### What this task involves
Please give nothing except the number of lines in the records below that include the word "static".

### Stored data
((

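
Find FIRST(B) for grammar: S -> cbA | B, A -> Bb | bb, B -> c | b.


Per alternative of B: FIRST(c) = {c}; FIRST(b) = {b}
FIRST(B) = {b, c}


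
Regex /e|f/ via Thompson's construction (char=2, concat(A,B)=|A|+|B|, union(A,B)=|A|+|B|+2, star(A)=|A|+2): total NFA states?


Syntax tree has 2 char leaf(s), 1 union(s), 0 star(s)
chars contribute 2×2 = 4; each union adds +2; each star adds +2
Total: 4 + 2 + 0 = 6 states


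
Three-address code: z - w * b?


Break into single-operator statements:
t1 = w * b
t2 = z - t1


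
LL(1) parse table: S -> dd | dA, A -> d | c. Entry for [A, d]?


For [A, d]: 'd' ∈ FIRST(d)
Entry: A -> d


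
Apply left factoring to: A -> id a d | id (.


Common prefix: 'id'
Factored: A -> id A', A' -> a d | (


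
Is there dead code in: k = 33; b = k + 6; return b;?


k is read by b's definition; b is returned
No dead code


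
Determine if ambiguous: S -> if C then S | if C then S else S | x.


dangling else: 'if C then if C then x else x' parses two ways
Ambiguous


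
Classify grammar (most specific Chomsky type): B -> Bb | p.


Left-linear: every RHS is a terminal or one nonterminal followed by a terminal
Classification: Type 3 (Regular)


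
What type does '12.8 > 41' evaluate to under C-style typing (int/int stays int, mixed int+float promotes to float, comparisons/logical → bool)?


Operand types: float > int
Rule: comparison yields bool
Result type: bool


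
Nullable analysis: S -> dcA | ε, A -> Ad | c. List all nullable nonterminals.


A nonterminal is nullable iff some alternative derives ε (directly, or every symbol in it is nullable)
Nullable: {S}


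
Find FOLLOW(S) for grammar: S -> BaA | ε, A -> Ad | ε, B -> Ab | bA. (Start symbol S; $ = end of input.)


$ ∈ FOLLOW(S). For each A -> αBβ: add FIRST(β)\{ε} to FOLLOW(B); if β nullable, add FOLLOW(A).
FOLLOW(S) = {$}


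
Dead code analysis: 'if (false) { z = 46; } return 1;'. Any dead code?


condition is constant false, so the whole block is unreachable
Dead: 'if (false) { z = 46; }'


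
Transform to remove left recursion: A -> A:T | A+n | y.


Left-recursive alternatives: A:T, A+n; non-recursive: y
Introduce A': A -> yA', A' -> :TA' | +nA' | ε


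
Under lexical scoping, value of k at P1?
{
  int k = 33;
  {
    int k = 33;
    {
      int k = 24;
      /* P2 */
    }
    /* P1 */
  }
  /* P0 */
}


k declared in the same block as P1
k = 33


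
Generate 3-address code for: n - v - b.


Break into single-operator statements:
t1 = n - v
t2 = t1 - b


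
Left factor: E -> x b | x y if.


Common prefix: 'x'
Factored: E -> x E', E' -> b | y if


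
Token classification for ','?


Pattern: delimiter/punctuation
Type: PUNCTUATION


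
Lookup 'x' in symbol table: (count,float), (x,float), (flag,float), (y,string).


Lookup 'x' → type float


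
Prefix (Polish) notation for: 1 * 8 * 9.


left-to-right (same/higher precedence on left): tree is (* (* 1 8) 9)
Prefix: * * 1 8 9


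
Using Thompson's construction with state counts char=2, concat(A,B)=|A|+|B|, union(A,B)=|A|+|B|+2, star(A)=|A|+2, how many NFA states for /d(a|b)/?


Syntax tree has 3 char leaf(s), 1 union(s), 0 star(s)
chars contribute 3×2 = 6; each union adds +2; each star adds +2
Total: 6 + 2 + 0 = 8 states


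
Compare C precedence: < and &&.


'<' is relational (level 7); '&&' is logical AND (level 2)
Higher level binds tighter
'<' has higher precedence than '&&'


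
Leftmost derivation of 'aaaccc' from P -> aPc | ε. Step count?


Derivation: P => aPc => aaPcc => aaaPccc => aaaccc
Steps: 4


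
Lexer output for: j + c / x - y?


Scan left to right, longest-match per lexeme
Tokens: ID(j), OP(+), ID(c), OP(/), ID(x), OP(-), ID(y)


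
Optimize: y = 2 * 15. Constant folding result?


2 * 15 = 30 at compile time
Optimized: y = 30


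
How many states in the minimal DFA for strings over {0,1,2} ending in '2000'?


Track the longest suffix of input matching a prefix of '2000': 5 classes (prefixes of length 0..4)
Minimal DFA: 5 states


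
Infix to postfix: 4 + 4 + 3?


Left to right (same or higher precedence on left)
Postfix: 4 4 + 3 +


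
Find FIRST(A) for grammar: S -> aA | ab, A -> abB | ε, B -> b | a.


Per alternative of A: FIRST(abB) = {a}; FIRST(ε) = {ε}
FIRST(A) = {a, ε}


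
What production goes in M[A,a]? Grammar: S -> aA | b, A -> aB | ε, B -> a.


For [A, a]: 'a' ∈ FIRST(aB)
Entry: A -> aB


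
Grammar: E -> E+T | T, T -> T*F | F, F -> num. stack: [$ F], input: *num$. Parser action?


'F' (not preceded by T*) is the handle for T -> F
Action: reduce (T -> F)


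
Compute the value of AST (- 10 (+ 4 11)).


Evaluate inner: (+ 4 11) = 15
Evaluate root: (- 10 15) = -5
Result: -5


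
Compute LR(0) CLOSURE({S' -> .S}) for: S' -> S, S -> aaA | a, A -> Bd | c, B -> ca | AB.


Start: S' -> .S
For each item with dot before a nonterminal B, add B -> .γ for every B-production
Closure: [S' -> .S, S -> .aaA, S -> .a]


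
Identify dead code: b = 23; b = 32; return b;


first assignment to b is overwritten before any read
Dead: 'b = 23'


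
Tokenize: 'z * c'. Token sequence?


Scan left to right, longest-match per lexeme
Tokens: ID(z), OP(*), ID(c)


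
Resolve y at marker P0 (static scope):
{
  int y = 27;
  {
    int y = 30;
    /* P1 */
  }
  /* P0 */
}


y declared in the same block as P0
y = 27


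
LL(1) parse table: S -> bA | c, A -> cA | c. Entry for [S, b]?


For [S, b]: 'b' ∈ FIRST(bA)
Entry: S -> bA


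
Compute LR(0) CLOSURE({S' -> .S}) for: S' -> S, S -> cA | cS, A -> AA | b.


Start: S' -> .S
For each item with dot before a nonterminal B, add B -> .γ for every B-production
Closure: [S' -> .S, S -> .cA, S -> .cS]


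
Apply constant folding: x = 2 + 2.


2 + 2 = 4 at compile time
Optimized: x = 4


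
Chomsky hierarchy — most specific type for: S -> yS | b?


Right-linear: every RHS is a terminal or a terminal followed by one nonterminal
Classification: Type 3 (Regular)


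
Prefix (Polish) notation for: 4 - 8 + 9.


left-to-right (same/higher precedence on left): tree is (+ (- 4 8) 9)
Prefix: + - 4 8 9


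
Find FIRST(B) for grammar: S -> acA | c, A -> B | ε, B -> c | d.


Per alternative of B: FIRST(c) = {c}; FIRST(d) = {d}
FIRST(B) = {c, d}


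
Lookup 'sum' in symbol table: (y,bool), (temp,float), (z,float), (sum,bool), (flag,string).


Lookup 'sum' → type bool


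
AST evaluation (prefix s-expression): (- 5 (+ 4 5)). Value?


Evaluate inner: (+ 4 5) = 9
Evaluate root: (- 5 9) = -4
Result: -4


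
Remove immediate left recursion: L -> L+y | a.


Left-recursive alternatives: L+y; non-recursive: a
Introduce L': L -> aL', L' -> +yL' | ε


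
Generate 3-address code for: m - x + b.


Break into single-operator statements:
t1 = m - x
t2 = t1 + b


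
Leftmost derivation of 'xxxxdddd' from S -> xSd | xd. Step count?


Derivation: S => xSd => xxSdd => xxxSddd => xxxxdddd
Steps: 4


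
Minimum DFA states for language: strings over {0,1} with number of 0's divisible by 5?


Track (count of 0) mod 5: states 0..4, accept at 0
Minimal DFA: 5 states


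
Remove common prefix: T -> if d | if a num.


Common prefix: 'if'
Factored: T -> if T', T' -> d | a num


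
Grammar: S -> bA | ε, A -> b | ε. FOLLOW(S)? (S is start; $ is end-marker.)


$ ∈ FOLLOW(S). For each A -> αBβ: add FIRST(β)\{ε} to FOLLOW(B); if β nullable, add FOLLOW(A).
FOLLOW(S) = {$}


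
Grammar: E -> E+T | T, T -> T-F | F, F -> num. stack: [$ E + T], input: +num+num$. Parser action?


handle 'E+T' on top; lookahead ∈ FOLLOW(E) = {+, $}
Action: reduce (E -> E+T)


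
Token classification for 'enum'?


Pattern: reserved word
Type: KEYWORD


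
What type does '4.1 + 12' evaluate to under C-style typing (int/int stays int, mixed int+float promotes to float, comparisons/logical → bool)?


Operand types: float + int
Rule: mixed int/float promotes to float; int/int stays int
Result type: float


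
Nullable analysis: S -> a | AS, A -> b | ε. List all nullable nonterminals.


A nonterminal is nullable iff some alternative derives ε (directly, or every symbol in it is nullable)
Nullable: {A}


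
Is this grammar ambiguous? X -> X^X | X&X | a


'a^a&a' has two parse trees (no precedence encoded between ^ and &)
Ambiguous


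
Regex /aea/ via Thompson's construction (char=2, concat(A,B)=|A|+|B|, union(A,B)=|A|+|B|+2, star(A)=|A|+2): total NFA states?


Syntax tree has 3 char leaf(s), 0 union(s), 0 star(s)
chars contribute 3×2 = 6; each union adds +2; each star adds +2
Total: 6 + 0 + 0 = 6 states


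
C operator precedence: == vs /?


'/' is multiplicative (level 10); '==' is equality (level 6)
Higher level binds tighter
'/' has higher precedence than '=='


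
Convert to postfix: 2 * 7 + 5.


Left to right (same or higher precedence on left)
Postfix: 2 7 * 5 +


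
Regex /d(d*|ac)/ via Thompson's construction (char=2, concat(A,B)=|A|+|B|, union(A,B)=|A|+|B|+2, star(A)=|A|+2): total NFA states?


Syntax tree has 4 char leaf(s), 1 union(s), 1 star(s)
chars contribute 4×2 = 8; each union adds +2; each star adds +2
Total: 8 + 2 + 2 = 12 states


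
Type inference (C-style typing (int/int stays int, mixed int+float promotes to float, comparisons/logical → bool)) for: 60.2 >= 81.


Operand types: float >= int
Rule: comparison yields bool
Result type: bool


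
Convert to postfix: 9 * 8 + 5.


Left to right (same or higher precedence on left)
Postfix: 9 8 * 5 +


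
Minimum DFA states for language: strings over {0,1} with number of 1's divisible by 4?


Track (count of 1) mod 4: states 0..3, accept at 0
Minimal DFA: 4 states


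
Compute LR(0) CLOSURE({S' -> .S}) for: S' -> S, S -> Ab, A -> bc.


Start: S' -> .S
For each item with dot before a nonterminal B, add B -> .γ for every B-production
Closure: [S' -> .S, S -> .Ab, A -> .bc]


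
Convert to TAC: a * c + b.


Break into single-operator statements:
t1 = a * c
t2 = t1 + b


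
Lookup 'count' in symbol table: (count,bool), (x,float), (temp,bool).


Lookup 'count' → type bool


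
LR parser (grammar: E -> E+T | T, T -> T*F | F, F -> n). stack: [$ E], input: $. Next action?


start symbol E on stack, input exhausted
Action: accept


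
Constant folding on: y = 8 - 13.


8 - 13 = -5 at compile time
Optimized: y = -5


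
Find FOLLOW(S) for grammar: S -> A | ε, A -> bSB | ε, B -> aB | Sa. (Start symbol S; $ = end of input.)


$ ∈ FOLLOW(S). For each A -> αBβ: add FIRST(β)\{ε} to FOLLOW(B); if β nullable, add FOLLOW(A).
FOLLOW(S) = {$, a, b}


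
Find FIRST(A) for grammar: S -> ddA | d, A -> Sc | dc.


Per alternative of A: FIRST(Sc) = {d}; FIRST(dc) = {d}
FIRST(A) = {d}


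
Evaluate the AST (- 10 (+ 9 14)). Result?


Evaluate inner: (+ 9 14) = 23
Evaluate root: (- 10 23) = -13
Result: -13


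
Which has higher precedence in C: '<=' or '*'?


'*' is multiplicative (level 10); '<=' is relational (level 7)
Higher level binds tighter
'*' has higher precedence than '<='


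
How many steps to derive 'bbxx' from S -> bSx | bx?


Derivation: S => bSx => bbxx
Steps: 2


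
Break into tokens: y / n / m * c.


Scan left to right, longest-match per lexeme
Tokens: ID(y), OP(/), ID(n), OP(/), ID(m), OP(*), ID(c)


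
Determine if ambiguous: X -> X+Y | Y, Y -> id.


precedence layered via separate nonterminal Y: deterministic
Unambiguous


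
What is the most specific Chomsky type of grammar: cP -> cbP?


LHS has context (more than one symbol) and |LHS| ≤ |RHS|
Classification: Type 1 (Context-Sensitive)


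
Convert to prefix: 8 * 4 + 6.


left-to-right (same/higher precedence on left): tree is (+ (* 8 4) 6)
Prefix: + * 8 4 6


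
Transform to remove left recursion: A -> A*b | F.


Left-recursive alternatives: A*b; non-recursive: F
Introduce A': A -> FA', A' -> *bA' | ε


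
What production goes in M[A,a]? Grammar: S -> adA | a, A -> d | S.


For [A, a]: 'a' ∈ FIRST(S)
Entry: A -> S


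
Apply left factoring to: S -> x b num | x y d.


Common prefix: 'x'
Factored: S -> x S', S' -> b num | y d


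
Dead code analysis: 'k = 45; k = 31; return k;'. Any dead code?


first assignment to k is overwritten before any read
Dead: 'k = 45'


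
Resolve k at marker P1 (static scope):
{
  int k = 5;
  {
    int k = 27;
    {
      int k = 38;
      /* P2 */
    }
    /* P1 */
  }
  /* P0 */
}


k declared in the same block as P1
k = 27


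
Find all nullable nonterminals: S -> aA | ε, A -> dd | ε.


A nonterminal is nullable iff some alternative derives ε (directly, or every symbol in it is nullable)
Nullable: {A, S}


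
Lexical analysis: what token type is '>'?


Pattern: operator symbol
Type: OPERATOR


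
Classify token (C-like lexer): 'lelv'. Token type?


Pattern: letter/underscore followed by alphanumerics, not a keyword
Type: IDENTIFIER


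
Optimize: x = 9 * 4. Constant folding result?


9 * 4 = 36 at compile time
Optimized: x = 36


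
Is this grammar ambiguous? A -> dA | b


right-linear, alternatives start with distinct terminals 'd' vs 'b': unique leftmost derivation
Unambiguous


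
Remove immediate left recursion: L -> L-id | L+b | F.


Left-recursive alternatives: L-id, L+b; non-recursive: F
Introduce L': L -> FL', L' -> -idL' | +bL' | ε


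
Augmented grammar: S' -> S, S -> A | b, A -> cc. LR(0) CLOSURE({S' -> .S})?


Start: S' -> .S
For each item with dot before a nonterminal B, add B -> .γ for every B-production
Closure: [S' -> .S, S -> .A, S -> .b, A -> .cc]


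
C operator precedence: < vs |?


'<' is relational (level 7); '|' is bitwise OR (level 3)
Higher level binds tighter
'<' has higher precedence than '|'


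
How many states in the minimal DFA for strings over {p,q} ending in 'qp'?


Track the longest suffix of input matching a prefix of 'qp': 3 classes (prefixes of length 0..2)
Minimal DFA: 3 states


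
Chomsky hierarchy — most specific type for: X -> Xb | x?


Left-linear: every RHS is a terminal or one nonterminal followed by a terminal
Classification: Type 3 (Regular)


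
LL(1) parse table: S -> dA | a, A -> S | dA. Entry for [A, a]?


For [A, a]: 'a' ∈ FIRST(S)
Entry: A -> S


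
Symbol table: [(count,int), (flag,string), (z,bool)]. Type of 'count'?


Lookup 'count' → type int


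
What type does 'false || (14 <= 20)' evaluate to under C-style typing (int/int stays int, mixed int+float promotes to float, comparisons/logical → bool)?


Operand types: bool || bool
Rule: logical operators take bool operands and yield bool
Result type: bool


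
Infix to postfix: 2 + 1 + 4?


Left to right (same or higher precedence on left)
Postfix: 2 1 + 4 +


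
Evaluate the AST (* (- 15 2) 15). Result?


Evaluate inner: (- 15 2) = 13
Evaluate root: (* 13 15) = 195
Result: 195


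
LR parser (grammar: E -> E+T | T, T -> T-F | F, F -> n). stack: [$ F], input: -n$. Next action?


'F' (not preceded by T-) is the handle for T -> F
Action: reduce (T -> F)


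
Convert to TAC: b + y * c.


Break into single-operator statements:
t1 = y * c
t2 = b + t1


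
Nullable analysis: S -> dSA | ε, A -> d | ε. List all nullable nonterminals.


A nonterminal is nullable iff some alternative derives ε (directly, or every symbol in it is nullable)
Nullable: {A, S}


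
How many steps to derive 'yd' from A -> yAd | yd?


Derivation: A => yd
Steps: 1


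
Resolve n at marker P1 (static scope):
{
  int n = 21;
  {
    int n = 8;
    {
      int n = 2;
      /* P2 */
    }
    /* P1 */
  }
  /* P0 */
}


n declared in the same block as P1
n = 8


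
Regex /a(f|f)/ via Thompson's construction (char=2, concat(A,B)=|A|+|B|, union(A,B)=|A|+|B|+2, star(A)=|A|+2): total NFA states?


Syntax tree has 3 char leaf(s), 1 union(s), 0 star(s)
chars contribute 3×2 = 6; each union adds +2; each star adds +2
Total: 6 + 2 + 0 = 8 states


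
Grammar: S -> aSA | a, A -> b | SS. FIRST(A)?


Per alternative of A: FIRST(b) = {b}; FIRST(SS) = {a}
FIRST(A) = {a, b}


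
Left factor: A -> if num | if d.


Common prefix: 'if'
Factored: A -> if A', A' -> num | d


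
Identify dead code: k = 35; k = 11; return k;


first assignment to k is overwritten before any read
Dead: 'k = 35'


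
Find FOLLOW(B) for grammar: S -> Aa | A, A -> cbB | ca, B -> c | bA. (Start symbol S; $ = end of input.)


$ ∈ FOLLOW(S). For each A -> αBβ: add FIRST(β)\{ε} to FOLLOW(B); if β nullable, add FOLLOW(A).
FOLLOW(B) = {$, a}


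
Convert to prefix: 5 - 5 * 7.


'*' binds tighter: tree is (- 5 (* 5 7))
Prefix: - 5 * 5 7


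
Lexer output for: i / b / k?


Scan left to right, longest-match per lexeme
Tokens: ID(i), OP(/), ID(b), OP(/), ID(k)


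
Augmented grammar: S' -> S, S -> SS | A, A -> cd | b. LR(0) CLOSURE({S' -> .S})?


Start: S' -> .S
For each item with dot before a nonterminal B, add B -> .γ for every B-production
Closure: [S' -> .S, S -> .SS, S -> .A, A -> .cd, A -> .b]


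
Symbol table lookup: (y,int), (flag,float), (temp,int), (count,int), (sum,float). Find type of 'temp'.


Lookup 'temp' → type int


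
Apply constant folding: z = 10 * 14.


10 * 14 = 140 at compile time
Optimized: z = 140


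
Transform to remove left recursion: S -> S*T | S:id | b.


Left-recursive alternatives: S*T, S:id; non-recursive: b
Introduce S': S -> bS', S' -> *TS' | :idS' | ε


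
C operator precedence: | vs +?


'+' is additive (level 9); '|' is bitwise OR (level 3)
Higher level binds tighter
'+' has higher precedence than '|'


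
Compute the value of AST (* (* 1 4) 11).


Evaluate inner: (* 1 4) = 4
Evaluate root: (* 4 11) = 44
Result: 44


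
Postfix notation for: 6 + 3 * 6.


* has higher precedence, evaluate 3*6 first
Postfix: 6 3 6 * +


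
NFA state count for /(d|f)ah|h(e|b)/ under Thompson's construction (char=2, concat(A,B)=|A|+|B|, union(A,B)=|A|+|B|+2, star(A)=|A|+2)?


Syntax tree has 7 char leaf(s), 3 union(s), 0 star(s)
chars contribute 7×2 = 14; each union adds +2; each star adds +2
Total: 14 + 6 + 0 = 20 states


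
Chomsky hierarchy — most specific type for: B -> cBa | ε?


Single nonterminal LHS, but c^n a^n is not regular
Classification: Type 2 (Context-Free)


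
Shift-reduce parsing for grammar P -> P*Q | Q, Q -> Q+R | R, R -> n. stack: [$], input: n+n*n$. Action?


no handle on stack; shift 'n'
Action: shift


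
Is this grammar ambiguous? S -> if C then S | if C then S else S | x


dangling else: 'if C then if C then x else x' parses two ways
Ambiguous


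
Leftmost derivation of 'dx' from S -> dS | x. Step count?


Derivation: S => dS => dx
Steps: 2


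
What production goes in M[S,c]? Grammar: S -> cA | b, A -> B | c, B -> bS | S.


For [S, c]: 'c' ∈ FIRST(cA)
Entry: S -> cA


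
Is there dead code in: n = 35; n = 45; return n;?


first assignment to n is overwritten before any read
Dead: 'n = 35'


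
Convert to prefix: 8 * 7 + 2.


left-to-right (same/higher precedence on left): tree is (+ (* 8 7) 2)
Prefix: + * 8 7 2


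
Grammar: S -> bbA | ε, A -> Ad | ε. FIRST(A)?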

))

### Result for this task
3